▸ What to do
In the listing below, the line containing "Rewrite strategy: a" marks the end; copy exactly every line from the first through that one.

▸ Supplied entries
------------------------------------------------------------
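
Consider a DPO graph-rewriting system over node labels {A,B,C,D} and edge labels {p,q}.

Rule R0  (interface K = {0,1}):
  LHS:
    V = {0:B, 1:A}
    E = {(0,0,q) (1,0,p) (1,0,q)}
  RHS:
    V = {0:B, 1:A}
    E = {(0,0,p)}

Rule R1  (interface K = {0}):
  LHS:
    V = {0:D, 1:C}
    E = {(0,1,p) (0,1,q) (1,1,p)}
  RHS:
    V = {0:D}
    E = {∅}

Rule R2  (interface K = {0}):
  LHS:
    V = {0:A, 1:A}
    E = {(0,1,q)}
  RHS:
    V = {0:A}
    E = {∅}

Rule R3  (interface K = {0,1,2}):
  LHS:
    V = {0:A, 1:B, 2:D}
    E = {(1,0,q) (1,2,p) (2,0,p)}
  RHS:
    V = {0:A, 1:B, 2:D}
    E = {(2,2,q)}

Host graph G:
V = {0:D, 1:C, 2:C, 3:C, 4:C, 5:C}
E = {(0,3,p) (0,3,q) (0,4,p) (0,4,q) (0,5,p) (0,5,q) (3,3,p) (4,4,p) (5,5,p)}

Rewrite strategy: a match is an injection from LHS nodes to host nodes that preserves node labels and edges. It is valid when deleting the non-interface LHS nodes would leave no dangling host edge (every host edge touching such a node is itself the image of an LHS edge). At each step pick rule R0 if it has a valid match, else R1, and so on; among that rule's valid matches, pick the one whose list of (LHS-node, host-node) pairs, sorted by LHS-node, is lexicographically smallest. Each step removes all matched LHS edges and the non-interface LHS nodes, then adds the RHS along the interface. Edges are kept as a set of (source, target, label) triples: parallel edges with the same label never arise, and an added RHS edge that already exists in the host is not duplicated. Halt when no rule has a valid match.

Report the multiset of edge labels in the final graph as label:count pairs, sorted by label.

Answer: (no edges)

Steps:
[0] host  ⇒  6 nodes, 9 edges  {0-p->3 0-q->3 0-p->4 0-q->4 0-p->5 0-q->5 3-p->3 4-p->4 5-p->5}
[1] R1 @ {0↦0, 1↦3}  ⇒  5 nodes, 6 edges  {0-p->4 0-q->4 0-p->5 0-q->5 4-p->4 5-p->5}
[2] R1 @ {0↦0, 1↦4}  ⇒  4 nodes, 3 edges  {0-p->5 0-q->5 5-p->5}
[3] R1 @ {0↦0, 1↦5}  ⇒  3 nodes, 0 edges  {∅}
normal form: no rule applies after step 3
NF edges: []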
------------------------------------------------------------
▸ Task answer
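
Consider a DPO graph-rewriting system over node labels {A,B,C,D} and edge labels {p,q}.

Rule R0  (interface K = {0,1}):
  LHS:
    V = {0:B, 1:A}
    E = {(0,0,q) (1,0,p) (1,0,q)}
  RHS:
    V = {0:B, 1:A}
    E = {(0,0,p)}

Rule R1  (interface K = {0}):
  LHS:
    V = {0:D, 1:C}
    E = {(0,1,p) (0,1,q) (1,1,p)}
  RHS:
    V = {0:D}
    E = {∅}

Rule R2  (interface K = {0}):
  LHS:
    V = {0:A, 1:A}
    E = {(0,1,q)}
  RHS:
    V = {0:A}
    E = {∅}

Rule R3  (interface K = {0,1,2}):
  LHS:
    V = {0:A, 1:B, 2:D}
    E = {(1,0,q) (1,2,p) (2,0,p)}
  RHS:
    V = {0:A, 1:B, 2:D}
    E = {(2,2,q)}

Host graph G:
V = {0:D, 1:C, 2:C, 3:C, 4:C, 5:C}
E = {(0,3,p) (0,3,q) (0,4,p) (0,4,q) (0,5,p) (0,5,q) (3,3,p) (4,4,p) (5,5,p)}

Rewrite strategy: a match is an injection from LHS nodes to host nodes that preserves node labels and edges. It is valid when deleting the non-interface LHS nodes would leave no dangling host edge (every host edge touching such a node is itself the image of an LHS edge). At each step pick rule R0 if it has a valid match, else R1, and so on; among that rule's valid matches, pick the one whose list of (LHS-node, host-node) pairs, sorted by LHS-node, is lexicographically smallest. Each step removes all matched LHS edges and the non-interface LHS nodes, then adds the RHS along the interface. Edges are kept as a set of (source, target, label) triples: parallel edges with the same label never arise, and an added RHS edge that already exists in the host is not duplicated. Halt when no rule has a valid match.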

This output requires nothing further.